ACTION ITEM ->
Check each line of the material below for "later", then copy the ones that contain it.

EXCERPTED RECORDS START

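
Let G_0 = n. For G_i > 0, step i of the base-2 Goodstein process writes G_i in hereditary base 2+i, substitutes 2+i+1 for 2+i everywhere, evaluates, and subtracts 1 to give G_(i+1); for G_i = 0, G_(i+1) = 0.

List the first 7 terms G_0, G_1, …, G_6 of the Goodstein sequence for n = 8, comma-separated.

8, 80, 553, 6310, 93395, 1647195, 33554571

base 2: 8 = 2^(2 + 1); at 3: 3^(3 + 1) = 81; next = 80
base 3: 80 = 2·3^3 + 2·3^2 + 2·3 + 2; at 4: 2·4^4 + 2·4^2 + 2·4 + 2 = 554; next = 553
base 4: 553 = 2·4^4 + 2·4^2 + 2·4 + 1; at 5: 2·5^5 + 2·5^2 + 2·5 + 1 = 6311; next = 6310
base 5: 6310 = 2·5^5 + 2·5^2 + 2·5; at 6: 2·6^6 + 2·6^2 + 2·6 = 93396; next = 93395
base 6: 93395 = 2·6^6 + 2·6^2 + 6 + 5; at 7: 2·7^7 + 2·7^2 + 7 + 5 = 1647196; next = 1647195
base 7: 1647195 = 2·7^7 + 2·7^2 + 7 + 4; at 8: 2·8^8 + 2·8^2 + 8 + 4 = 33554572; next = 33554571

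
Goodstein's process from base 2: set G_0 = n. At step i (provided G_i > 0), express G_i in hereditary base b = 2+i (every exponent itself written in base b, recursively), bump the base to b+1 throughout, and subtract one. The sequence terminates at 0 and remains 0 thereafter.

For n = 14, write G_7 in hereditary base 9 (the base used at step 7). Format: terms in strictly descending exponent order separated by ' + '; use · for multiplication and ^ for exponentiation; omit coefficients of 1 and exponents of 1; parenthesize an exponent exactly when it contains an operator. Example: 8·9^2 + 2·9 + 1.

9^(9 + 1) + 5·9^5 + 5·9^4 + 5·9^3 + 5·9^2 + 5·9 + 2

base 2: 14 = 2^(2 + 1) + 2^2 + 2; at 3: 3^(3 + 1) + 3^3 + 3 = 111; next = 110
base 3: 110 = 3^(3 + 1) + 3^3 + 2; at 4: 4^(4 + 1) + 4^4 + 2 = 1282; next = 1281
base 4: 1281 = 4^(4 + 1) + 4^4 + 1; at 5: 5^(5 + 1) + 5^5 + 1 = 18751; next = 18750
base 5: 18750 = 5^(5 + 1) + 5^5; at 6: 6^(6 + 1) + 6^6 = 326592; next = 326591
base 6: 326591 = 6^(6 + 1) + 5·6^5 + 5·6^4 + 5·6^3 + 5·6^2 + 5·6 + 5; at 7: 7^(7 + 1) + 5·7^5 + 5·7^4 + 5·7^3 + 5·7^2 + 5·7 + 5 = 5862841; next = 5862840
base 7: 5862840 = 7^(7 + 1) + 5·7^5 + 5·7^4 + 5·7^3 + 5·7^2 + 5·7 + 4; at 8: 8^(8 + 1) + 5·8^5 + 5·8^4 + 5·8^3 + 5·8^2 + 5·8 + 4 = 134404972; next = 134404971
base 8: 134404971 = 8^(8 + 1) + 5·8^5 + 5·8^4 + 5·8^3 + 5·8^2 + 5·8 + 3; at 9: 9^(9 + 1) + 5·9^5 + 5·9^4 + 5·9^3 + 5·9^2 + 5·9 + 3 = 3487116549; next = 3487116548
base 9: 3487116548 = 9^(9 + 1) + 5·9^5 + 5·9^4 + 5·9^3 + 5·9^2 + 5·9 + 2; at 10: 10^(10 + 1) + 5·10^5 + 5·10^4 + 5·10^3 + 5·10^2 + 5·10 + 2 = 100000555552; next = 100000555551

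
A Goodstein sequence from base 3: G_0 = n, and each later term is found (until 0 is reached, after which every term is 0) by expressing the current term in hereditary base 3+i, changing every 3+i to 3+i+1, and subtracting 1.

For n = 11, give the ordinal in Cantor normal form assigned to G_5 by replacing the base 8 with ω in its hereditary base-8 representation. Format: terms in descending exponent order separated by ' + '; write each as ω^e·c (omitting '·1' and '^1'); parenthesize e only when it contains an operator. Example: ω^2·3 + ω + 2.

G_0 = 11. HB_3(11) = 3^2 + 2. Bump = 18. G_1 = 17.
G_1 = 17. HB_4(17) = 4^2 + 1. Bump = 26. G_2 = 25.
G_2 = 25. HB_5(25) = 5^2. Bump = 36. G_3 = 35.
G_3 = 35. HB_6(35) = 5·6 + 5. Bump = 40. G_4 = 39.
G_4 = 39. HB_7(39) = 5·7 + 4. Bump = 44. G_5 = 43.
G_5 = 43. HB_8(43) = 5·8 + 3. Bump = 48. G_6 = 47.

ω·5 + 3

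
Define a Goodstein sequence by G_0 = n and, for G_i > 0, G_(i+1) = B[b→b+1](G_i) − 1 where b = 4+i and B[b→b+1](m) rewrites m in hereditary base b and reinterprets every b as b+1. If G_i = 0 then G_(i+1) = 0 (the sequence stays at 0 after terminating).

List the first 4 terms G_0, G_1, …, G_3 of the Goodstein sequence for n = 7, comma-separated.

i=0: 7 = 4 + 3 (b=4); 4→5: 5 + 3 = 8; 8−1 = 7
i=1: 7 = 5 + 2 (b=5); 5→6: 6 + 2 = 8; 8−1 = 7
i=2: 7 = 6 + 1 (b=6); 6→7: 7 + 1 = 8; 8−1 = 7

7, 7, 7, 7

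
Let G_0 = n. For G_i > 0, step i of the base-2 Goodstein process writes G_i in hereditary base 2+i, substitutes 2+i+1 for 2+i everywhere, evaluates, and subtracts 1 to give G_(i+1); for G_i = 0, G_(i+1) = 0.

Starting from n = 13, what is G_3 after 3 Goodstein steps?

(0) 13|_2 = 2^(2 + 1) + 2^2 + 1 ↦ 3^(3 + 1) + 3^3 + 1|_3 = 109 ⇒ 108
(1) 108|_3 = 3^(3 + 1) + 3^3 ↦ 4^(4 + 1) + 4^4|_4 = 1280 ⇒ 1279
(2) 1279|_4 = 4^(4 + 1) + 3·4^3 + 3·4^2 + 3·4 + 3 ↦ 5^(5 + 1) + 3·5^3 + 3·5^2 + 3·5 + 3|_5 = 16093 ⇒ 16092

16092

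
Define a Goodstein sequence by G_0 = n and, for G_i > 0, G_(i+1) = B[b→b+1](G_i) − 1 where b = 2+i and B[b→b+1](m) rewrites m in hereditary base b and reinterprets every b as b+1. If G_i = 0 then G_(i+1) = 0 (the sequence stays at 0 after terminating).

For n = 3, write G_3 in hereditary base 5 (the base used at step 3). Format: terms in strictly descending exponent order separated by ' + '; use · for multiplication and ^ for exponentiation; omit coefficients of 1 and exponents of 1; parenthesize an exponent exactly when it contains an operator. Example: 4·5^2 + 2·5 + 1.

2

3 —HB2→ 2 + 1 —bump→ 3 + 1 = 4 —(−1)→ 3
3 —HB3→ 3 —bump→ 4 = 4 —(−1)→ 3
3 —HB4→ 3 —bump→ 3 = 3 —(−1)→ 2
2 —HB5→ 2 —bump→ 2 = 2 —(−1)→ 1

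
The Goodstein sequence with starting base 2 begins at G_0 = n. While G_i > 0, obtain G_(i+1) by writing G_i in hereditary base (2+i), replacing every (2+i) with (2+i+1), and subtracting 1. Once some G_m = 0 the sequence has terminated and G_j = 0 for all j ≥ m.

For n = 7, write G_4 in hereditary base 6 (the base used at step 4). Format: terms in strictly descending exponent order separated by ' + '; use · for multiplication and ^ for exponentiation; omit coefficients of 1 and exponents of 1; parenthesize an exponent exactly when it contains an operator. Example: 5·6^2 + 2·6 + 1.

6^6 + 1

G_0 = 7. HB_2(7) = 2^2 + 2 + 1. Bump = 31. G_1 = 30.
G_1 = 30. HB_3(30) = 3^3 + 3. Bump = 260. G_2 = 259.
G_2 = 259. HB_4(259) = 4^4 + 3. Bump = 3128. G_3 = 3127.
G_3 = 3127. HB_5(3127) = 5^5 + 2. Bump = 46658. G_4 = 46657.
G_4 = 46657. HB_6(46657) = 6^6 + 1. Bump = 823544. G_5 = 823543.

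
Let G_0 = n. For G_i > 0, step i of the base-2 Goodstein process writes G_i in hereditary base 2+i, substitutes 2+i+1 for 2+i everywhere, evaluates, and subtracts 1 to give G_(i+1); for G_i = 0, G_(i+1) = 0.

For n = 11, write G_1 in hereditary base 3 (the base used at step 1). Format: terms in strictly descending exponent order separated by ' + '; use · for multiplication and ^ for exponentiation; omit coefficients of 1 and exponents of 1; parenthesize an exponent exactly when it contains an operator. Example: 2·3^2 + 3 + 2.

[0] 11 ≡ 2^(2 + 1) + 2 + 1 (base 2). Lift 3: 85. −1: 84.
[1] 84 ≡ 3^(3 + 1) + 3 (base 3). Lift 4: 1028. −1: 1027.

3^(3 + 1) + 3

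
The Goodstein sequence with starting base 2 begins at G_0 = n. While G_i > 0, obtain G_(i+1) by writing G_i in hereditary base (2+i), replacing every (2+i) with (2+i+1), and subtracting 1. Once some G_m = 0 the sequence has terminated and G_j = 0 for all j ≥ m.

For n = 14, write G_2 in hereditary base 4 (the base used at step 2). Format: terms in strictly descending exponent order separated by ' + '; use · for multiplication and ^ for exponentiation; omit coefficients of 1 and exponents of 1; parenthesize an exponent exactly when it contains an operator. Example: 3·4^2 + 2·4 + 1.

4^(4 + 1) + 4^4 + 1

step 0: 14 = 2^(2 + 1) + 2^2 + 2; sub 3 for 2: 3^(3 + 1) + 3^3 + 3; = 111; G_1 = 111−1 = 110
step 1: 110 = 3^(3 + 1) + 3^3 + 2; sub 4 for 3: 4^(4 + 1) + 4^4 + 2; = 1282; G_2 = 1282−1 = 1281
step 2: 1281 = 4^(4 + 1) + 4^4 + 1; sub 5 for 4: 5^(5 + 1) + 5^5 + 1; = 18751; G_3 = 18751−1 = 18750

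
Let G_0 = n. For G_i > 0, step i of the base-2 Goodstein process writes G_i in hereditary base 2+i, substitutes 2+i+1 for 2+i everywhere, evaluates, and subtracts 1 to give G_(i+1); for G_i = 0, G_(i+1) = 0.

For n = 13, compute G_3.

G_0 = 13. HB_2(13) = 2^(2 + 1) + 2^2 + 1. Bump = 109. G_1 = 108.
G_1 = 108. HB_3(108) = 3^(3 + 1) + 3^3. Bump = 1280. G_2 = 1279.
G_2 = 1279. HB_4(1279) = 4^(4 + 1) + 3·4^3 + 3·4^2 + 3·4 + 3. Bump = 16093. G_3 = 16092.
G_3 = 16092. HB_5(16092) = 5^(5 + 1) + 3·5^3 + 3·5^2 + 3·5 + 2. Bump = 280712. G_4 = 280711.

16092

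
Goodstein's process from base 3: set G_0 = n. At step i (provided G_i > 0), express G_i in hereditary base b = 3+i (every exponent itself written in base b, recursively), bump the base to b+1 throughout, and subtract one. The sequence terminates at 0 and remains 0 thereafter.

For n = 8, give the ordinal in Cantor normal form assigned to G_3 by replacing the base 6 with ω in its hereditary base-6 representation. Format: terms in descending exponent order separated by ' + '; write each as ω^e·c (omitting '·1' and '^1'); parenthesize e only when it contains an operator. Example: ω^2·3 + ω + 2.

ω + 5

i=0: 8 = 2·3 + 2 (b=3); 3→4: 2·4 + 2 = 10; 10−1 = 9
i=1: 9 = 2·4 + 1 (b=4); 4→5: 2·5 + 1 = 11; 11−1 = 10
i=2: 10 = 2·5 (b=5); 5→6: 2·6 = 12; 12−1 = 11
i=3: 11 = 6 + 5 (b=6); 6→7: 7 + 5 = 12; 12−1 = 11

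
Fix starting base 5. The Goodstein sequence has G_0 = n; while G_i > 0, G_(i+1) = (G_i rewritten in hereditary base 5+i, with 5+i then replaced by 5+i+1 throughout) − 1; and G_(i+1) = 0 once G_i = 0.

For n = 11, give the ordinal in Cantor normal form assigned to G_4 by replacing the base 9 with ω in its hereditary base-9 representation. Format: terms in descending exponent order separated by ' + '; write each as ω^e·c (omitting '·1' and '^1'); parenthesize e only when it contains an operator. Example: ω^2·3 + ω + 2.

G_0 = 11. HB_5(11) = 2·5 + 1. Bump = 13. G_1 = 12.
G_1 = 12. HB_6(12) = 2·6. Bump = 14. G_2 = 13.
G_2 = 13. HB_7(13) = 7 + 6. Bump = 14. G_3 = 13.
G_3 = 13. HB_8(13) = 8 + 5. Bump = 14. G_4 = 13.

ω + 4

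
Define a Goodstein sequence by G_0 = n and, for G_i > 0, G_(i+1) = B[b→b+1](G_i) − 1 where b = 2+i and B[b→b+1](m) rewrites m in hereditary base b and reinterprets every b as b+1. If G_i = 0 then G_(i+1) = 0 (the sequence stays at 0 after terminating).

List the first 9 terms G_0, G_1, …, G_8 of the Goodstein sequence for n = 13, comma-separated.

13, 108, 1279, 16092, 280711, 5765998, 134219479, 3486786855, 100000003325

13 —HB2→ 2^(2 + 1) + 2^2 + 1 —bump→ 3^(3 + 1) + 3^3 + 1 = 109 —(−1)→ 108
108 —HB3→ 3^(3 + 1) + 3^3 —bump→ 4^(4 + 1) + 4^4 = 1280 —(−1)→ 1279
1279 —HB4→ 4^(4 + 1) + 3·4^3 + 3·4^2 + 3·4 + 3 —bump→ 5^(5 + 1) + 3·5^3 + 3·5^2 + 3·5 + 3 = 16093 —(−1)→ 16092
16092 —HB5→ 5^(5 + 1) + 3·5^3 + 3·5^2 + 3·5 + 2 —bump→ 6^(6 + 1) + 3·6^3 + 3·6^2 + 3·6 + 2 = 280712 —(−1)→ 280711
280711 —HB6→ 6^(6 + 1) + 3·6^3 + 3·6^2 + 3·6 + 1 —bump→ 7^(7 + 1) + 3·7^3 + 3·7^2 + 3·7 + 1 = 5765999 —(−1)→ 5765998
5765998 —HB7→ 7^(7 + 1) + 3·7^3 + 3·7^2 + 3·7 —bump→ 8^(8 + 1) + 3·8^3 + 3·8^2 + 3·8 = 134219480 —(−1)→ 134219479
134219479 —HB8→ 8^(8 + 1) + 3·8^3 + 3·8^2 + 2·8 + 7 —bump→ 9^(9 + 1) + 3·9^3 + 3·9^2 + 2·9 + 7 = 3486786856 —(−1)→ 3486786855
3486786855 —HB9→ 9^(9 + 1) + 3·9^3 + 3·9^2 + 2·9 + 6 —bump→ 10^(10 + 1) + 3·10^3 + 3·10^2 + 2·10 + 6 = 100000003326 —(−1)→ 100000003325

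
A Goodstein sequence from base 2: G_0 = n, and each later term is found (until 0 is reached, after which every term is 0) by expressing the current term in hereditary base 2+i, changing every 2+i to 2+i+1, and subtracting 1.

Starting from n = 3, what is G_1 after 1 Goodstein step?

i=0: 3 = 2 + 1 (b=2); 2→3: 3 + 1 = 4; 4−1 = 3
i=1: 3 = 3 (b=3); 3→4: 4 = 4; 4−1 = 3

3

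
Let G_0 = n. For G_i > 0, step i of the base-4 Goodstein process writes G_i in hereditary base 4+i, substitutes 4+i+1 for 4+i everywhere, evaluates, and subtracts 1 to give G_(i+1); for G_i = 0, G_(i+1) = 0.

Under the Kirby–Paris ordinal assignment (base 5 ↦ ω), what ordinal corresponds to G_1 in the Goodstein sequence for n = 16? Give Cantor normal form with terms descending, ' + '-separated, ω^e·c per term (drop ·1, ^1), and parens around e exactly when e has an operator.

G_0 = 16. HB_4(16) = 4^2. Bump = 25. G_1 = 24.
G_1 = 24. HB_5(24) = 4·5 + 4. Bump = 28. G_2 = 27.

ω·4 + 4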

EXCERPTED RECORDS END

RESULT BELOW ->
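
A Goodstein sequence from base 3: G_0 = n, and each later term is found (until 0 is reached, after which every term is 0) by expressing the current term in hereditary base 3+i, changing every 3+i to 3+i+1, and subtracting 1.
A Goodstein sequence from base 2: G_0 = n, and each later term is found (until 0 is reached, after which every term is 0) by expressing the current term in hereditary base 2+i, changing every 2+i to 2+i+1, and subtracting 1.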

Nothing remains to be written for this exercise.